Collected data entries:
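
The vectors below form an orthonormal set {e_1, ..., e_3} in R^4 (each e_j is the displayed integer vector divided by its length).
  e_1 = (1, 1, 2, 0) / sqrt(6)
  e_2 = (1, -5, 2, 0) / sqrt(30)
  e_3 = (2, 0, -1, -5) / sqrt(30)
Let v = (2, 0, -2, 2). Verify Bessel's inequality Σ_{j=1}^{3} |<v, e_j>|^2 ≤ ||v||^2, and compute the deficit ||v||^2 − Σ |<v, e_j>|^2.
Σ |<v, e_j>|^2 = 4/3; ||v||^2 = 12; deficit = 32/3

Write each e_j = u_j / sqrt(<u_j, u_j>) where u_j is the displayed integer vector. Then <v, e_j> = <v, u_j> / sqrt(<u_j, u_j>), so |<v, e_j>|^2 = <v, u_j>^2 / <u_j, u_j>.
Coefficients: <v, e_1> = -2/sqrt(6), <v, e_2> = -2/sqrt(30), <v, e_3> = -4/sqrt(30).
Square and sum: Σ |<v, e_j>|^2 = 4/3.
Compute ||v||^2 = v·v = 12.
Deficit = 12 − 4/3 = 32/3 ≥ 0, confirming Bessel's inequality. (The deficit equals ||v − Σ <v,e_j> e_j||^2, the squared distance from v to span{e_j}.)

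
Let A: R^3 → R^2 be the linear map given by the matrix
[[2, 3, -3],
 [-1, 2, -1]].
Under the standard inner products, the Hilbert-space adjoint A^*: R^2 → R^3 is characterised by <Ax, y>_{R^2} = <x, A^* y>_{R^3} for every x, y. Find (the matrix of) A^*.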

#### What needs to be done
Repeat the data in full, matching each line exactly.

#### Problem solution
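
The vectors below form an orthonormal set {e_1, ..., e_3} in R^4 (each e_j is the displayed integer vector divided by its length).
  e_1 = (1, 1, 2, 0) / sqrt(6)
  e_2 = (1, -5, 2, 0) / sqrt(30)
  e_3 = (2, 0, -1, -5) / sqrt(30)
Let v = (2, 0, -2, 2). Verify Bessel's inequality Σ_{j=1}^{3} |<v, e_j>|^2 ≤ ||v||^2, and compute the deficit ||v||^2 − Σ |<v, e_j>|^2.
Σ |<v, e_j>|^2 = 4/3; ||v||^2 = 12; deficit = 32/3

Write each e_j = u_j / sqrt(<u_j, u_j>) where u_j is the displayed integer vector. Then <v, e_j> = <v, u_j> / sqrt(<u_j, u_j>), so |<v, e_j>|^2 = <v, u_j>^2 / <u_j, u_j>.
Coefficients: <v, e_1> = -2/sqrt(6), <v, e_2> = -2/sqrt(30), <v, e_3> = -4/sqrt(30).
Square and sum: Σ |<v, e_j>|^2 = 4/3.
Compute ||v||^2 = v·v = 12.
Deficit = 12 − 4/3 = 32/3 ≥ 0, confirming Bessel's inequality. (The deficit equals ||v − Σ <v,e_j> e_j||^2, the squared distance from v to span{e_j}.)

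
Let A: R^3 → R^2 be the linear map given by the matrix
[[2, 3, -3],
 [-1, 2, -1]].
Under the standard inner products, the Hilbert-space adjoint A^*: R^2 → R^3 is characterised by <Ax, y>_{R^2} = <x, A^* y>_{R^3} for every x, y. Find (the matrix of) A^*.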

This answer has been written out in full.